* [Work item] Using the entries below, output each line exactly from the first through the one that contains "Let a = -47.".

* [Listed records]

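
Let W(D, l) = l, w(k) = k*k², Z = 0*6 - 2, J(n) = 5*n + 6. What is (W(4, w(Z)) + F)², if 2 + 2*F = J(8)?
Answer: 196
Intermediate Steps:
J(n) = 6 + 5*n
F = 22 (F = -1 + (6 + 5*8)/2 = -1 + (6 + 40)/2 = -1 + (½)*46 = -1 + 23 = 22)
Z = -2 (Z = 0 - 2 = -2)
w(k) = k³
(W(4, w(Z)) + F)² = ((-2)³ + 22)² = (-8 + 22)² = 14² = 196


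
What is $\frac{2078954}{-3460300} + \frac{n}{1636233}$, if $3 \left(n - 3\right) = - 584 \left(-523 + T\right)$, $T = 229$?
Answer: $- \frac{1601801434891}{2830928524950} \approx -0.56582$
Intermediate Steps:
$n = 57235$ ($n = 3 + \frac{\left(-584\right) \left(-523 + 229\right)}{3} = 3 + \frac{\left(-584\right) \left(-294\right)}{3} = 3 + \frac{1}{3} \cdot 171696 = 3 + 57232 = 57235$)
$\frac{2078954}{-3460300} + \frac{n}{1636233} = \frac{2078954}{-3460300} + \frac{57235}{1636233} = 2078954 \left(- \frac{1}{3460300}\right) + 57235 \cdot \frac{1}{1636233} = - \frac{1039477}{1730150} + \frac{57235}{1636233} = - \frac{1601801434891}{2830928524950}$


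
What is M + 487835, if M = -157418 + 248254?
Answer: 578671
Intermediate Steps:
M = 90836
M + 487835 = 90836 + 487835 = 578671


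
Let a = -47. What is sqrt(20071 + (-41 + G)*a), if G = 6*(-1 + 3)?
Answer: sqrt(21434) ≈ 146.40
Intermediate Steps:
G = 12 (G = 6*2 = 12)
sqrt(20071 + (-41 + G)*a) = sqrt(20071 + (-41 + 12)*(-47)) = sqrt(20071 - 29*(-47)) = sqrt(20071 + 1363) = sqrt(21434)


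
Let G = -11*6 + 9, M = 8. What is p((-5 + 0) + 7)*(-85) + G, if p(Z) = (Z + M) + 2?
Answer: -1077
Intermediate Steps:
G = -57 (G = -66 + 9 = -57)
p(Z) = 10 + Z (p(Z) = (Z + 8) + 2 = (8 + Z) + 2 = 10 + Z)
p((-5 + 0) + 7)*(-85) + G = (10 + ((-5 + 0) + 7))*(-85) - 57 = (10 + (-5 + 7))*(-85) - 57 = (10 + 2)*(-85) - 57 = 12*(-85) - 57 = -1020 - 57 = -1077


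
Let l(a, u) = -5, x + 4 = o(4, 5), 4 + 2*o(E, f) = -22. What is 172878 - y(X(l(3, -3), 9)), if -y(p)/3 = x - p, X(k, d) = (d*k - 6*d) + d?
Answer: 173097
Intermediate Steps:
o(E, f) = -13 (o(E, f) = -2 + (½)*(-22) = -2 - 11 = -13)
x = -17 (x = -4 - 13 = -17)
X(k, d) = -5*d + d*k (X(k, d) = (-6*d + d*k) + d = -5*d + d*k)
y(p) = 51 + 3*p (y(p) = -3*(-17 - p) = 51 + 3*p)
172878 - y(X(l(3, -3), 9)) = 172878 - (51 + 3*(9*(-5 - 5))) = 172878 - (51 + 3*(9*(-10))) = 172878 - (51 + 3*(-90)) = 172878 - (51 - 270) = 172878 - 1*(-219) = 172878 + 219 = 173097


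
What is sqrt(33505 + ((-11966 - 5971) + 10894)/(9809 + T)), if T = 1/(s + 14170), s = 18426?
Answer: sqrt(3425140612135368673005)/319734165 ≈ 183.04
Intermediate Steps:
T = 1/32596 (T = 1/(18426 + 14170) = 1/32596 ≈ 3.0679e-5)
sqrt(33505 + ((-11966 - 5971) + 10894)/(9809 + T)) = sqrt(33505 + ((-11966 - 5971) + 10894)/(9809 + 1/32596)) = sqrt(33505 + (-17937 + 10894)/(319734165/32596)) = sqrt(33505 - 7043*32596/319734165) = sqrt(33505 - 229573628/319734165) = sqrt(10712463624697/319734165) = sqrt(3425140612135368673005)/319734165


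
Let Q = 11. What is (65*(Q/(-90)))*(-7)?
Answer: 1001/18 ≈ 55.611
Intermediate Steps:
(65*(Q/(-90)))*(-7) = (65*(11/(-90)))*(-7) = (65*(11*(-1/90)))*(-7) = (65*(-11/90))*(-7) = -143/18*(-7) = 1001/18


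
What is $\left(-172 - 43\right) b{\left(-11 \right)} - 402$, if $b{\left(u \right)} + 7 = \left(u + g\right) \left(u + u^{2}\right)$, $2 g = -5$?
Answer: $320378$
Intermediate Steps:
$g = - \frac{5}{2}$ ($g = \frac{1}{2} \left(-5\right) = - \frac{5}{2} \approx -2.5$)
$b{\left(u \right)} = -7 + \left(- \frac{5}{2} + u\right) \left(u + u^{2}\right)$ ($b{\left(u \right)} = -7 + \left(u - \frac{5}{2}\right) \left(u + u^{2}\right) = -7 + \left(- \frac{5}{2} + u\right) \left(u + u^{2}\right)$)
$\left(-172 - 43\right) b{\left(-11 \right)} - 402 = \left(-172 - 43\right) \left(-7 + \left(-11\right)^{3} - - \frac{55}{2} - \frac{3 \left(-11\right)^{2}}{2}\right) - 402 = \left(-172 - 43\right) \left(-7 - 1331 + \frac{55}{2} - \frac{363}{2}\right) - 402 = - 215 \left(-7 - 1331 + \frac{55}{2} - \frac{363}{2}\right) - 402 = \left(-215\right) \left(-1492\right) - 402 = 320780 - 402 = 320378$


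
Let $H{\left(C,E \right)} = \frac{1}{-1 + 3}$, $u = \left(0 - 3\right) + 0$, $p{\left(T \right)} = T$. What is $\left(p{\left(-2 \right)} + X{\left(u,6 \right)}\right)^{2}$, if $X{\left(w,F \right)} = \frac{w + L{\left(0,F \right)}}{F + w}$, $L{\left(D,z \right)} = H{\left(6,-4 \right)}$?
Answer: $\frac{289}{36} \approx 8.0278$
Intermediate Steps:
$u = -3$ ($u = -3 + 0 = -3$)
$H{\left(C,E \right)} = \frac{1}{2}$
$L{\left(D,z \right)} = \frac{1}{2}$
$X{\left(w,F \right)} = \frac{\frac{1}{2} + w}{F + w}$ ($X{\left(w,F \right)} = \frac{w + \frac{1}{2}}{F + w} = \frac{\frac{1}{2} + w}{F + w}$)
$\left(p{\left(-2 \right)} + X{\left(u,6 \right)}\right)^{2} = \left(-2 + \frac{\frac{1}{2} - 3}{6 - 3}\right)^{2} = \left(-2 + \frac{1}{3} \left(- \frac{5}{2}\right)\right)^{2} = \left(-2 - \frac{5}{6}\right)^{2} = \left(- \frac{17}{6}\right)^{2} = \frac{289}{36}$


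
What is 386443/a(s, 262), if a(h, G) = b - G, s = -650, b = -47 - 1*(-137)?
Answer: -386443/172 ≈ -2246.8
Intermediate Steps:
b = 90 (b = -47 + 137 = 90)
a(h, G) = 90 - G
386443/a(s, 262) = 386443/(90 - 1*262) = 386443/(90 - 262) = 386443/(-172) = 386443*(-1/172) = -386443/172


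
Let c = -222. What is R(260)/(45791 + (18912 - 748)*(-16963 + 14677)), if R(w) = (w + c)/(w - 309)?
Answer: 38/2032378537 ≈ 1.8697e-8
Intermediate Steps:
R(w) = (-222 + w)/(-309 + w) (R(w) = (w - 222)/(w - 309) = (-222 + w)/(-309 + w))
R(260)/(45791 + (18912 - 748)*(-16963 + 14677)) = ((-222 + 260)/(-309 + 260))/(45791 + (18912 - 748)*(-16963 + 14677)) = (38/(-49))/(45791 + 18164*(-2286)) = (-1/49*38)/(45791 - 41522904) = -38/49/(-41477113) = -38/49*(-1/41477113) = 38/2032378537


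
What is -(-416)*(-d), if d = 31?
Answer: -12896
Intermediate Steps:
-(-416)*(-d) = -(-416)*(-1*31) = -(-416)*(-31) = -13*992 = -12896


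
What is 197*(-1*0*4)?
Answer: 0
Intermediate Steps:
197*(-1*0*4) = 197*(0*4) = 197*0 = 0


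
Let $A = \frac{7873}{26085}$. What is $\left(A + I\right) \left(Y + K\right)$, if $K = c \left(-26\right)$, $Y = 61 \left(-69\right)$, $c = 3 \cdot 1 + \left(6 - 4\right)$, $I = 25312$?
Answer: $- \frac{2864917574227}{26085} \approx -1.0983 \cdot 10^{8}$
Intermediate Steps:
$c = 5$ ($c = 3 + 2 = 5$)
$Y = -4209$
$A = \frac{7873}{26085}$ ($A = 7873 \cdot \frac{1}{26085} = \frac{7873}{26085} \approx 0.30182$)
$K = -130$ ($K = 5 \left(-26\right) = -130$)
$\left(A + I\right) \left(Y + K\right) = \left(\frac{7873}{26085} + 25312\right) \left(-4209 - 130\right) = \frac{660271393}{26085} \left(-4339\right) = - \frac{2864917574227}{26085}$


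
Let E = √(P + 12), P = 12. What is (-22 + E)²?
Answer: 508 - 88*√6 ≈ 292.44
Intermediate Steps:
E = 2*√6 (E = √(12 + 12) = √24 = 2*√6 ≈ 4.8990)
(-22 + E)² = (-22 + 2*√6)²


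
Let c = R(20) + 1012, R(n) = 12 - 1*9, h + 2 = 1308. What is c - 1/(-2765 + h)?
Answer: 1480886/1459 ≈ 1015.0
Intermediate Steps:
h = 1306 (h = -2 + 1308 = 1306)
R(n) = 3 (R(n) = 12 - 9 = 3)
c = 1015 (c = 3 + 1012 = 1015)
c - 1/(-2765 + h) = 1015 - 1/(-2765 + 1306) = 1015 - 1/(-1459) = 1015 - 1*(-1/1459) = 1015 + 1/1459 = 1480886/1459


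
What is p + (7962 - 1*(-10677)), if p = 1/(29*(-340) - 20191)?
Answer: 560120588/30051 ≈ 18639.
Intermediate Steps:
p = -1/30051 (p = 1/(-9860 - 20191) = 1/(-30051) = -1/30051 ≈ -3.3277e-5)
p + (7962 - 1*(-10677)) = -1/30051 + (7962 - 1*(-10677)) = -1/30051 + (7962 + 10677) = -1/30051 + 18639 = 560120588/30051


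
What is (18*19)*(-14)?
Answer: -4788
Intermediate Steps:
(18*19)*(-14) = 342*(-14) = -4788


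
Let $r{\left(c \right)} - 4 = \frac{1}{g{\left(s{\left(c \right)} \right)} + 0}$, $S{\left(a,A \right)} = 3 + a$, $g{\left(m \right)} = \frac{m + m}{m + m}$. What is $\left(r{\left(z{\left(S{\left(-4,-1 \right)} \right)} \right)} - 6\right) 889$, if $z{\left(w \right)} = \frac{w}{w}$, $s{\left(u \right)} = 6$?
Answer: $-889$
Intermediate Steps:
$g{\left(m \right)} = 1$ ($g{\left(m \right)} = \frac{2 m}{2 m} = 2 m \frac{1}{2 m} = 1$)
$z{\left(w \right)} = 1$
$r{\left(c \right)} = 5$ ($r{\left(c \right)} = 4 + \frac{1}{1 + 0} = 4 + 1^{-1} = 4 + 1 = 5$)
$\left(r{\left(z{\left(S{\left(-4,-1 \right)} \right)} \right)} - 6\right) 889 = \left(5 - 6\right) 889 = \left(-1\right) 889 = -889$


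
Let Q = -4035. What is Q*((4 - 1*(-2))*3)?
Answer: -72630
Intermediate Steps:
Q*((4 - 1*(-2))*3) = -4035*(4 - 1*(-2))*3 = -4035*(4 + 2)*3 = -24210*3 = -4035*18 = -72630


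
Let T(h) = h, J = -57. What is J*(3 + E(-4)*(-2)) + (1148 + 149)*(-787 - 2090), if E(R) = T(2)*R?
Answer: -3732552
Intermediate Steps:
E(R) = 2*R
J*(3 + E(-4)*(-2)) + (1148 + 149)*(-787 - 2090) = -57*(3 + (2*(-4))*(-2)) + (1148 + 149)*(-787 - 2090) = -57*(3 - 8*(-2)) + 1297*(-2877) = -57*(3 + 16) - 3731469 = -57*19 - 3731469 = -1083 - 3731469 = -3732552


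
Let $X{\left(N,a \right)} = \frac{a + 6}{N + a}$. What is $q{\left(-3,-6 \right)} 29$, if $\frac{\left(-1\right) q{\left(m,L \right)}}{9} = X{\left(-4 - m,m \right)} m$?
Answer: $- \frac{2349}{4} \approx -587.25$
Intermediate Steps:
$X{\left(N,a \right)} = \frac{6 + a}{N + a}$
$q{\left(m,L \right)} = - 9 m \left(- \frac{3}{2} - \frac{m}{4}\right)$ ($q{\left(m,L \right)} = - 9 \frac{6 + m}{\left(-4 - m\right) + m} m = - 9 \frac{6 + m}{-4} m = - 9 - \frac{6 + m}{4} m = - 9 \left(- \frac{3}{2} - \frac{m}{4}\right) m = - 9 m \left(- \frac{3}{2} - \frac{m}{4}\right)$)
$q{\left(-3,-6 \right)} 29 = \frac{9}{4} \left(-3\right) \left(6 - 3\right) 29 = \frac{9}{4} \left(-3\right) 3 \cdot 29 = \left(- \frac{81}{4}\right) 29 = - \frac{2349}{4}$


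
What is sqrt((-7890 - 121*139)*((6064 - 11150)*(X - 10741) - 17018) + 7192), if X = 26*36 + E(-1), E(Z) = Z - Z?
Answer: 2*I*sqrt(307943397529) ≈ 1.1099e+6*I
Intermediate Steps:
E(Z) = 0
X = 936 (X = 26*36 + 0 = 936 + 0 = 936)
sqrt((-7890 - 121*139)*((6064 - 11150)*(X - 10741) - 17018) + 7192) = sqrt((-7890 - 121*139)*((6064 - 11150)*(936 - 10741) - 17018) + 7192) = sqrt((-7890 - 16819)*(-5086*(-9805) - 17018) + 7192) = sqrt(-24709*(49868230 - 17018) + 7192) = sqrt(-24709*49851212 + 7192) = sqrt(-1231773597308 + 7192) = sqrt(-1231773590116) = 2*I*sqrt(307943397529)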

* [Worked solution]
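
Let W(D, l) = l, w(k) = k*k², Z = 0*6 - 2, J(n) = 5*n + 6. What is (W(4, w(Z)) + F)², if 2 + 2*F = J(8)?
Answer: 196
Intermediate Steps:
J(n) = 6 + 5*n
F = 22 (F = -1 + (6 + 5*8)/2 = -1 + (6 + 40)/2 = -1 + (½)*46 = -1 + 23 = 22)
Z = -2 (Z = 0 - 2 = -2)
w(k) = k³
(W(4, w(Z)) + F)² = ((-2)³ + 22)² = (-8 + 22)² = 14² = 196


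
What is $\frac{2078954}{-3460300} + \frac{n}{1636233}$, if $3 \left(n - 3\right) = - 584 \left(-523 + T\right)$, $T = 229$?
Answer: $- \frac{1601801434891}{2830928524950} \approx -0.56582$
Intermediate Steps:
$n = 57235$ ($n = 3 + \frac{\left(-584\right) \left(-523 + 229\right)}{3} = 3 + \frac{\left(-584\right) \left(-294\right)}{3} = 3 + \frac{1}{3} \cdot 171696 = 3 + 57232 = 57235$)
$\frac{2078954}{-3460300} + \frac{n}{1636233} = \frac{2078954}{-3460300} + \frac{57235}{1636233} = 2078954 \left(- \frac{1}{3460300}\right) + 57235 \cdot \frac{1}{1636233} = - \frac{1039477}{1730150} + \frac{57235}{1636233} = - \frac{1601801434891}{2830928524950}$


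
What is M + 487835, if M = -157418 + 248254?
Answer: 578671
Intermediate Steps:
M = 90836
M + 487835 = 90836 + 487835 = 578671


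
Let a = -47. What is sqrt(20071 + (-41 + G)*a), if G = 6*(-1 + 3)?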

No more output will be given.